— Task details —
Pull each line with the string "subtract" from the entries.

— Extracted information —
####################

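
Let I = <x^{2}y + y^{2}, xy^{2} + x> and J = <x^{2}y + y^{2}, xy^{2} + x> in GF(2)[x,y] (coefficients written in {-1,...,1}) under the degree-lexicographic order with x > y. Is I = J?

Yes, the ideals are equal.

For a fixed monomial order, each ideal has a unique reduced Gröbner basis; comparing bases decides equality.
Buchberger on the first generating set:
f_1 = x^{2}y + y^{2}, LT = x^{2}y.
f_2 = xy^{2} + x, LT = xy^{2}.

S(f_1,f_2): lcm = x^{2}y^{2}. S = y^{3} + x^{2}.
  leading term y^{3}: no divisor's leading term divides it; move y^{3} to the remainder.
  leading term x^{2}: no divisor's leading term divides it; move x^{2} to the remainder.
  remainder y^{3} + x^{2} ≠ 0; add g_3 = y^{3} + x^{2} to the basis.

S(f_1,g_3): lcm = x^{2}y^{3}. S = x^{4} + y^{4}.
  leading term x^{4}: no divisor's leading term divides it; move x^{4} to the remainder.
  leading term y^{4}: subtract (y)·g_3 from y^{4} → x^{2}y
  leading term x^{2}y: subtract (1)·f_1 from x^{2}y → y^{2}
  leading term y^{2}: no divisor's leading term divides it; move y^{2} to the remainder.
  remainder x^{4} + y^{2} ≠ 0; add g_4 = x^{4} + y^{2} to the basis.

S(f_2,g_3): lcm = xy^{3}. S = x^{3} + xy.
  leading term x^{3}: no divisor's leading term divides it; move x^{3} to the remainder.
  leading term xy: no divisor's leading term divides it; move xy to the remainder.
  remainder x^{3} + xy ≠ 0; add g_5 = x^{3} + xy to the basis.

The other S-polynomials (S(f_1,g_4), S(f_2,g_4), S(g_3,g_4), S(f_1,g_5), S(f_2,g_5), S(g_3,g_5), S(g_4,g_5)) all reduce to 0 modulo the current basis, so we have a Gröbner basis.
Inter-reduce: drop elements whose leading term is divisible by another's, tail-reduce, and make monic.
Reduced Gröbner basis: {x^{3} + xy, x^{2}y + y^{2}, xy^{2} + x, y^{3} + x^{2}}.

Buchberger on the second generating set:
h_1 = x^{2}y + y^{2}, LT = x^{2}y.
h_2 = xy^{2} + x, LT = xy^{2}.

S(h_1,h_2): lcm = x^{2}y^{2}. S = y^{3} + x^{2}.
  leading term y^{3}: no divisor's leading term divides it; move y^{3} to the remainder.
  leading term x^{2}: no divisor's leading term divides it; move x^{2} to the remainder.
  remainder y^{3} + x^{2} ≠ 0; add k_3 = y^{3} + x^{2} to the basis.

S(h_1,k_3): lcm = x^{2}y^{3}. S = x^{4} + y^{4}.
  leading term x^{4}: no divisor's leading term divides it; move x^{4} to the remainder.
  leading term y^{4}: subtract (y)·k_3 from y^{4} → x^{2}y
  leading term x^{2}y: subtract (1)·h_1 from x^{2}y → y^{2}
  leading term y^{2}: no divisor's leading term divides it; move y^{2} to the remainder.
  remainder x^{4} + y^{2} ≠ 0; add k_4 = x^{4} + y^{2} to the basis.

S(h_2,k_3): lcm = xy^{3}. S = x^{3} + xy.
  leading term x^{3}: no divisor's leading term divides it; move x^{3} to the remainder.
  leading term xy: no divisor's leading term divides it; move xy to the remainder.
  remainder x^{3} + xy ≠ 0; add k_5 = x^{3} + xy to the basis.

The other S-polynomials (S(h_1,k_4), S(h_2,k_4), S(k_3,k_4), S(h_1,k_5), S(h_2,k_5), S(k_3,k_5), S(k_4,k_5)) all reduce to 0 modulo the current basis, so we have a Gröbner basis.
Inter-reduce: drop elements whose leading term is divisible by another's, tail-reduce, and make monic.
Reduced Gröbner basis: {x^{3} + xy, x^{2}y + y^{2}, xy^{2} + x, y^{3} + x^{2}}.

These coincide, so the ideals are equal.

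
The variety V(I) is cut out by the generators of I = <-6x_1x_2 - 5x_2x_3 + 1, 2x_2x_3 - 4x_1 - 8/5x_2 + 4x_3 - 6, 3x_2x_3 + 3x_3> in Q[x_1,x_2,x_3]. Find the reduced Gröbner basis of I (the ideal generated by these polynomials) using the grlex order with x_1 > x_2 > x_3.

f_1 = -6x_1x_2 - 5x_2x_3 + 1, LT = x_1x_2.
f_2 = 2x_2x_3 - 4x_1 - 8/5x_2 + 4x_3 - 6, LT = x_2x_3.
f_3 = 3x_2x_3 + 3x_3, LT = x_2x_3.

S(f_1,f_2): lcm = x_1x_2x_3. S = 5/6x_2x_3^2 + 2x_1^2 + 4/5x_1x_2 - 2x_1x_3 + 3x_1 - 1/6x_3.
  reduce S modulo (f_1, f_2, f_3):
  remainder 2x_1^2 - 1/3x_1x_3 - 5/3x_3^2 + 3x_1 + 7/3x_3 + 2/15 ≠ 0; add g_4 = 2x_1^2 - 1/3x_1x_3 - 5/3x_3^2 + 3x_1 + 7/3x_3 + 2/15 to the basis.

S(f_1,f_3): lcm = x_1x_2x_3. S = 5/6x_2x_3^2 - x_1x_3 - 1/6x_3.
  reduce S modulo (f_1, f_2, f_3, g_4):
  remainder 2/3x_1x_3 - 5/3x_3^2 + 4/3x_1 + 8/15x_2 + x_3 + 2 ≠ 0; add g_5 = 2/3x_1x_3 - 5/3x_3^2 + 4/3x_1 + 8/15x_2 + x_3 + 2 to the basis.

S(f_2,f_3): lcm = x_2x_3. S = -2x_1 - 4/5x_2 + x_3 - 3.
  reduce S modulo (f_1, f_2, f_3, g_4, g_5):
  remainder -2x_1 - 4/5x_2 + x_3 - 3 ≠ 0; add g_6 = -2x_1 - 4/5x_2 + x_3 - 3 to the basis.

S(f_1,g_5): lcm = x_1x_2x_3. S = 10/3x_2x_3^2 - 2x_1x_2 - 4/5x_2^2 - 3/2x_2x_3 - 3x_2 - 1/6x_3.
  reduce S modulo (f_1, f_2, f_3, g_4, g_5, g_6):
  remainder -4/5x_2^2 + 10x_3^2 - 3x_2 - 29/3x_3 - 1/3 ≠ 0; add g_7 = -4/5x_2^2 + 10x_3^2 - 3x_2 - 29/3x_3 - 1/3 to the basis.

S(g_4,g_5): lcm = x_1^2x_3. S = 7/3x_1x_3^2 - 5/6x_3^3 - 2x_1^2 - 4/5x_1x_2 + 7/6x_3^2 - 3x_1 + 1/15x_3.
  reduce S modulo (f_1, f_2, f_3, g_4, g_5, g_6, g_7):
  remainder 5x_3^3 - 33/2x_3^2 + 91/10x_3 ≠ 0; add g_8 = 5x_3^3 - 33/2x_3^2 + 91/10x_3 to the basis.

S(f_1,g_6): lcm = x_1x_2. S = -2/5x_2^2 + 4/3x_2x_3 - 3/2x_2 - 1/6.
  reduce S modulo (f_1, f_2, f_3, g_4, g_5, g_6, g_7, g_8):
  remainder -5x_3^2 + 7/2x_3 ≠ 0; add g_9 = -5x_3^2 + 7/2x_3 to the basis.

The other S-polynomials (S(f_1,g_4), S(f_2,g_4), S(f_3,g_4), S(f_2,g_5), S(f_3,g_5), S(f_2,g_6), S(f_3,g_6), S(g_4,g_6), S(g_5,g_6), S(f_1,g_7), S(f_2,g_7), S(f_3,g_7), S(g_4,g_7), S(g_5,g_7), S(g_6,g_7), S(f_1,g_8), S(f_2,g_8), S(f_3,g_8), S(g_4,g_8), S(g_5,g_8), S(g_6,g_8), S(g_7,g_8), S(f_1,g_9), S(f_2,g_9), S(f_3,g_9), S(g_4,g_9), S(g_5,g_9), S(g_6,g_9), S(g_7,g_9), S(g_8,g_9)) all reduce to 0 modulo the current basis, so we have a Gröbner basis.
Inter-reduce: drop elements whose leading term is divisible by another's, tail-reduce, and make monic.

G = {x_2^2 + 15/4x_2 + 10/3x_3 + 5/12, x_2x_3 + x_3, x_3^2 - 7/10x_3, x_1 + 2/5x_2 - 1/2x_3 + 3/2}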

####################

— Solved exercise —
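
  leading term y^{4}: subtract (y)·g_3 from y^{4} → x^{2}y
  leading term x^{2}y: subtract (1)·f_1 from x^{2}y → y^{2}
  leading term y^{4}: subtract (y)·k_3 from y^{4} → x^{2}y
  leading term x^{2}y: subtract (1)·h_1 from x^{2}y → y^{2}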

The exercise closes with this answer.